*Exercise directions:* Exactly the lines from the one with "Working in the" through the final line of the listing below should appear in the answer, and no others.

Material to process START

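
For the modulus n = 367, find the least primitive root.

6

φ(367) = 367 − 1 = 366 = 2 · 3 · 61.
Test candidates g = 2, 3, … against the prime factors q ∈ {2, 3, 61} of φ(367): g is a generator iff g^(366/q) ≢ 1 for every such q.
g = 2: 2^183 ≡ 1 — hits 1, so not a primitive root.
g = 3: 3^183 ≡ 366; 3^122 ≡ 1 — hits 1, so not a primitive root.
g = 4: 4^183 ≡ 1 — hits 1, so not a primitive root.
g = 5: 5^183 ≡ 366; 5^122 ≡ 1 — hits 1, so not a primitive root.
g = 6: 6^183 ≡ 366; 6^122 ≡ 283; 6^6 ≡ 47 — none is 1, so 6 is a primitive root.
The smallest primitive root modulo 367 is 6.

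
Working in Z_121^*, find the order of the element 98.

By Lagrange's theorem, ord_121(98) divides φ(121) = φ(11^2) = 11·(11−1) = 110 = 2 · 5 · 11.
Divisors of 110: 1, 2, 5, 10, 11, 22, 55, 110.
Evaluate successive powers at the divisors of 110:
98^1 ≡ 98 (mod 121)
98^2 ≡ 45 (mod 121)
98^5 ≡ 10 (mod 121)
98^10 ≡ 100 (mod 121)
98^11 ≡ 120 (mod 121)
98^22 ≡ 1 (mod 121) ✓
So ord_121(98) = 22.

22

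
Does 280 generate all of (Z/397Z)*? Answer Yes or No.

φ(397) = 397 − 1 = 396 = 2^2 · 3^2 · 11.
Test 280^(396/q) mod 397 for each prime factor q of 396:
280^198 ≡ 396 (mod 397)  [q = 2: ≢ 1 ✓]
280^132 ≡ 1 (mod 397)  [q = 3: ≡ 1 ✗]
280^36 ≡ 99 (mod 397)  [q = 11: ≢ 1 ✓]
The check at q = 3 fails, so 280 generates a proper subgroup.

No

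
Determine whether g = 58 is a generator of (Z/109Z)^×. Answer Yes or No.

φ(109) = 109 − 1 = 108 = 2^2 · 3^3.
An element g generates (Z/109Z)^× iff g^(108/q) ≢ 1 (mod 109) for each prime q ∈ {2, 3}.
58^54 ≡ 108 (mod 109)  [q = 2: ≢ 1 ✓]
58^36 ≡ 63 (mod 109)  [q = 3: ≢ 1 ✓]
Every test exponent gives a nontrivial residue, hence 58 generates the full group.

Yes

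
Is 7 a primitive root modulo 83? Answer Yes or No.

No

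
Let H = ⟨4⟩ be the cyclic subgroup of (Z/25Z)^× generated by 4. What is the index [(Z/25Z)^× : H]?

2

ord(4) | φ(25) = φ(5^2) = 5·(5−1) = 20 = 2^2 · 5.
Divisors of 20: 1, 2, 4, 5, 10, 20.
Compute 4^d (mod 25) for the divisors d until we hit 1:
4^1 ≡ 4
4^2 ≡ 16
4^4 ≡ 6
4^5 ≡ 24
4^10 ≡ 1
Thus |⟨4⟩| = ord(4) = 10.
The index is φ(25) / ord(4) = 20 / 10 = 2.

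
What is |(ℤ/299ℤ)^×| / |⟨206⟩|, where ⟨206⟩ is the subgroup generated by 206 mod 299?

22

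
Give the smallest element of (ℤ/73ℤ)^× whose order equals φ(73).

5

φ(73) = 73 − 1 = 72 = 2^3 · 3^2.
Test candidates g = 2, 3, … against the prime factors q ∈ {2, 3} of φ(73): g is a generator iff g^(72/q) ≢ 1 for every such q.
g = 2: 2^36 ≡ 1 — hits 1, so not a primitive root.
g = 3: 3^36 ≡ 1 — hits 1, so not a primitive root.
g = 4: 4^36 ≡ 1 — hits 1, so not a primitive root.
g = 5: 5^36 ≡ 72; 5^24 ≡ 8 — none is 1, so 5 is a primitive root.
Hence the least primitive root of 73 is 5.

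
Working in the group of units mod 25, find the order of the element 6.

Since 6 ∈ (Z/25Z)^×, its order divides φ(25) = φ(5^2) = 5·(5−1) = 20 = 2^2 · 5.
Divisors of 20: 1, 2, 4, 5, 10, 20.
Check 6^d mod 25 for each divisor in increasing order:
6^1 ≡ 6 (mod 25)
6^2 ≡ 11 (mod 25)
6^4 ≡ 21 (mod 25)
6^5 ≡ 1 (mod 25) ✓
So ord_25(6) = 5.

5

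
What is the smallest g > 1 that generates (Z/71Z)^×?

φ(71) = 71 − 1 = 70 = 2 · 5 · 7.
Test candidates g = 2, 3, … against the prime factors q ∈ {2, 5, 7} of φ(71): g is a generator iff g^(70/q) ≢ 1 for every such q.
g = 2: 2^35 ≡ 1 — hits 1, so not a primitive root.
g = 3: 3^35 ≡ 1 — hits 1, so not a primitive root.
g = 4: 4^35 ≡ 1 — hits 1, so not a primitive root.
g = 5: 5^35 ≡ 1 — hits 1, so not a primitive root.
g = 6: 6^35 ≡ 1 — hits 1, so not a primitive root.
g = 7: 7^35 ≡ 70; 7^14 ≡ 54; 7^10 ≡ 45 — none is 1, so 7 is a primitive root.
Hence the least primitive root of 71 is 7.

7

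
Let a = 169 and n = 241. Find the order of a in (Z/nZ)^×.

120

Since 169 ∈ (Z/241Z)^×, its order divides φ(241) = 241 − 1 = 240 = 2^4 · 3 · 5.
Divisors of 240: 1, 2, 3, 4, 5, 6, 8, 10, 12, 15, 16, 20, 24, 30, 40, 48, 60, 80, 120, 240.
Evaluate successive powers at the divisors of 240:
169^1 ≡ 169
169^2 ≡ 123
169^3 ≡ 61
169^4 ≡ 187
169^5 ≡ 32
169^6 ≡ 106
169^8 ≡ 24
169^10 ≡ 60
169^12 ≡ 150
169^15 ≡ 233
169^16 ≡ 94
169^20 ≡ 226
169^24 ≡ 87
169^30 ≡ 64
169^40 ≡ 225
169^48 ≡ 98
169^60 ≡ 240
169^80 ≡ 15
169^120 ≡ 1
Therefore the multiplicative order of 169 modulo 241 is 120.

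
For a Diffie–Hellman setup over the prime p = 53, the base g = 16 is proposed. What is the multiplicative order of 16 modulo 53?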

Material to process END

*Solution to this problem:*
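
Working in the group of units mod 25, find the order of the element 6.

Since 6 ∈ (Z/25Z)^×, its order divides φ(25) = φ(5^2) = 5·(5−1) = 20 = 2^2 · 5.
Divisors of 20: 1, 2, 4, 5, 10, 20.
Check 6^d mod 25 for each divisor in increasing order:
6^1 ≡ 6 (mod 25)
6^2 ≡ 11 (mod 25)
6^4 ≡ 21 (mod 25)
6^5 ≡ 1 (mod 25) ✓
So ord_25(6) = 5.

5

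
What is the smallest g > 1 that generates (Z/71Z)^×?

φ(71) = 71 − 1 = 70 = 2 · 5 · 7.
Test candidates g = 2, 3, … against the prime factors q ∈ {2, 5, 7} of φ(71): g is a generator iff g^(70/q) ≢ 1 for every such q.
g = 2: 2^35 ≡ 1 — hits 1, so not a primitive root.
g = 3: 3^35 ≡ 1 — hits 1, so not a primitive root.
g = 4: 4^35 ≡ 1 — hits 1, so not a primitive root.
g = 5: 5^35 ≡ 1 — hits 1, so not a primitive root.
g = 6: 6^35 ≡ 1 — hits 1, so not a primitive root.
g = 7: 7^35 ≡ 70; 7^14 ≡ 54; 7^10 ≡ 45 — none is 1, so 7 is a primitive root.
Hence the least primitive root of 71 is 7.

7

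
Let a = 169 and n = 241. Find the order of a in (Z/nZ)^×.

120

Since 169 ∈ (Z/241Z)^×, its order divides φ(241) = 241 − 1 = 240 = 2^4 · 3 · 5.
Divisors of 240: 1, 2, 3, 4, 5, 6, 8, 10, 12, 15, 16, 20, 24, 30, 40, 48, 60, 80, 120, 240.
Evaluate successive powers at the divisors of 240:
169^1 ≡ 169
169^2 ≡ 123
169^3 ≡ 61
169^4 ≡ 187
169^5 ≡ 32
169^6 ≡ 106
169^8 ≡ 24
169^10 ≡ 60
169^12 ≡ 150
169^15 ≡ 233
169^16 ≡ 94
169^20 ≡ 226
169^24 ≡ 87
169^30 ≡ 64
169^40 ≡ 225
169^48 ≡ 98
169^60 ≡ 240
169^80 ≡ 15
169^120 ≡ 1
Therefore the multiplicative order of 169 modulo 241 is 120.

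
For a Diffie–Hellman setup over the prime p = 53, the base g = 16 is proposed. What is the multiplicative order of 16 modulo 53?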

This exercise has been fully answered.